START TASK INPUT

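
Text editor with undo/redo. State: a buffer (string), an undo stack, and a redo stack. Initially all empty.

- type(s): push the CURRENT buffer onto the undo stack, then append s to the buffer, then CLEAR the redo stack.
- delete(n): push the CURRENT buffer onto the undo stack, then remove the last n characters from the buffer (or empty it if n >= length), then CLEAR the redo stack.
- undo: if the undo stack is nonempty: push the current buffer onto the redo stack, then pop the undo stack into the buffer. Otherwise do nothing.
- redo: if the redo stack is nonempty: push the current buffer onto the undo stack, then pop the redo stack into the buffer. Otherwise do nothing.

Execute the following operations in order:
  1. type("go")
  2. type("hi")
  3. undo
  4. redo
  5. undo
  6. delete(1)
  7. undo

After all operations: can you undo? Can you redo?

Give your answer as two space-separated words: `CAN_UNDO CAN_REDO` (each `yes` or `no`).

Answer: yes yes

Derivation:
After op 1 (type): buf='go' undo_depth=1 redo_depth=0
After op 2 (type): buf='gohi' undo_depth=2 redo_depth=0
After op 3 (undo): buf='go' undo_depth=1 redo_depth=1
After op 4 (redo): buf='gohi' undo_depth=2 redo_depth=0
After op 5 (undo): buf='go' undo_depth=1 redo_depth=1
After op 6 (delete): buf='g' undo_depth=2 redo_depth=0
After op 7 (undo): buf='go' undo_depth=1 redo_depth=1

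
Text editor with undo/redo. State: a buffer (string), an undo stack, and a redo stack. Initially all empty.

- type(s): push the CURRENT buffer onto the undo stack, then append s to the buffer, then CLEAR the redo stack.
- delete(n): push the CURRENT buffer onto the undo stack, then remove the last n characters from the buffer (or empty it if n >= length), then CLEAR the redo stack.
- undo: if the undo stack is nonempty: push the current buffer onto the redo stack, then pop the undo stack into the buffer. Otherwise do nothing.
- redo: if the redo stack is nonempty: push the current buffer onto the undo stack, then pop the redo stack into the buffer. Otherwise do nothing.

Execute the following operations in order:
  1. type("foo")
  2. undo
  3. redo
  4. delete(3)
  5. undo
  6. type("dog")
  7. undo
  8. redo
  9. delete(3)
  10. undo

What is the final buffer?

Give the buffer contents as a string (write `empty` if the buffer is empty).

After op 1 (type): buf='foo' undo_depth=1 redo_depth=0
After op 2 (undo): buf='(empty)' undo_depth=0 redo_depth=1
After op 3 (redo): buf='foo' undo_depth=1 redo_depth=0
After op 4 (delete): buf='(empty)' undo_depth=2 redo_depth=0
After op 5 (undo): buf='foo' undo_depth=1 redo_depth=1
After op 6 (type): buf='foodog' undo_depth=2 redo_depth=0
After op 7 (undo): buf='foo' undo_depth=1 redo_depth=1
After op 8 (redo): buf='foodog' undo_depth=2 redo_depth=0
After op 9 (delete): buf='foo' undo_depth=3 redo_depth=0
After op 10 (undo): buf='foodog' undo_depth=2 redo_depth=1

Answer: foodog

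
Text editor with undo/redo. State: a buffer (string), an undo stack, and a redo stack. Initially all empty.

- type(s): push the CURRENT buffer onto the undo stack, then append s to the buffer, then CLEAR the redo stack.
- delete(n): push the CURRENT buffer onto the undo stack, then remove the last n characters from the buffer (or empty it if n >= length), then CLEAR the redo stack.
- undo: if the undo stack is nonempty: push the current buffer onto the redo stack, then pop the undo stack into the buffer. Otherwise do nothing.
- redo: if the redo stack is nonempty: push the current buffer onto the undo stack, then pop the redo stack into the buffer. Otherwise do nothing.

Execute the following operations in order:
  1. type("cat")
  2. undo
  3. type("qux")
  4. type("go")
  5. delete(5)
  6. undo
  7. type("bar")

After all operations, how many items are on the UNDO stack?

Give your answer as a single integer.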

END TASK INPUT

■ PROBLEM STATEMENT: Reproduce each record exactly, leaving nothing out.

■ ANSWER AREA:
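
Text editor with undo/redo. State: a buffer (string), an undo stack, and a redo stack. Initially all empty.

- type(s): push the CURRENT buffer onto the undo stack, then append s to the buffer, then CLEAR the redo stack.
- delete(n): push the CURRENT buffer onto the undo stack, then remove the last n characters from the buffer (or empty it if n >= length), then CLEAR the redo stack.
- undo: if the undo stack is nonempty: push the current buffer onto the redo stack, then pop the undo stack into the buffer. Otherwise do nothing.
- redo: if the redo stack is nonempty: push the current buffer onto the undo stack, then pop the redo stack into the buffer. Otherwise do nothing.

Execute the following operations in order:
  1. type("go")
  2. type("hi")
  3. undo
  4. redo
  5. undo
  6. delete(1)
  7. undo

After all operations: can you undo? Can you redo?

Give your answer as two space-separated words: `CAN_UNDO CAN_REDO` (each `yes` or `no`).

Answer: yes yes

Derivation:
After op 1 (type): buf='go' undo_depth=1 redo_depth=0
After op 2 (type): buf='gohi' undo_depth=2 redo_depth=0
After op 3 (undo): buf='go' undo_depth=1 redo_depth=1
After op 4 (redo): buf='gohi' undo_depth=2 redo_depth=0
After op 5 (undo): buf='go' undo_depth=1 redo_depth=1
After op 6 (delete): buf='g' undo_depth=2 redo_depth=0
After op 7 (undo): buf='go' undo_depth=1 redo_depth=1

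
Text editor with undo/redo. State: a buffer (string), an undo stack, and a redo stack. Initially all empty.

- type(s): push the CURRENT buffer onto the undo stack, then append s to the buffer, then CLEAR the redo stack.
- delete(n): push the CURRENT buffer onto the undo stack, then remove the last n characters from the buffer (or empty it if n >= length), then CLEAR the redo stack.
- undo: if the undo stack is nonempty: push the current buffer onto the redo stack, then pop the undo stack into the buffer. Otherwise do nothing.
- redo: if the redo stack is nonempty: push the current buffer onto the undo stack, then pop the redo stack into the buffer. Otherwise do nothing.

Execute the following operations in order:
  1. type("foo")
  2. undo
  3. redo
  4. delete(3)
  5. undo
  6. type("dog")
  7. undo
  8. redo
  9. delete(3)
  10. undo

What is the final buffer?

Give the buffer contents as a string (write `empty` if the buffer is empty).

After op 1 (type): buf='foo' undo_depth=1 redo_depth=0
After op 2 (undo): buf='(empty)' undo_depth=0 redo_depth=1
After op 3 (redo): buf='foo' undo_depth=1 redo_depth=0
After op 4 (delete): buf='(empty)' undo_depth=2 redo_depth=0
After op 5 (undo): buf='foo' undo_depth=1 redo_depth=1
After op 6 (type): buf='foodog' undo_depth=2 redo_depth=0
After op 7 (undo): buf='foo' undo_depth=1 redo_depth=1
After op 8 (redo): buf='foodog' undo_depth=2 redo_depth=0
After op 9 (delete): buf='foo' undo_depth=3 redo_depth=0
After op 10 (undo): buf='foodog' undo_depth=2 redo_depth=1

Answer: foodog

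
Text editor with undo/redo. State: a buffer (string), an undo stack, and a redo stack. Initially all empty.

- type(s): push the CURRENT buffer onto the undo stack, then append s to the buffer, then CLEAR the redo stack.
- delete(n): push the CURRENT buffer onto the undo stack, then remove the last n characters from the buffer (or empty it if n >= length), then CLEAR the redo stack.
- undo: if the undo stack is nonempty: push the current buffer onto the redo stack, then pop the undo stack into the buffer. Otherwise do nothing.
- redo: if the redo stack is nonempty: push the current buffer onto the undo stack, then pop the redo stack into the buffer. Otherwise do nothing.

Execute the following operations in order:
  1. type("cat")
  2. undo
  3. type("qux")
  4. type("go")
  5. delete(5)
  6. undo
  7. type("bar")

After all operations, how many items are on the UNDO stack?

Give your answer as a single integer.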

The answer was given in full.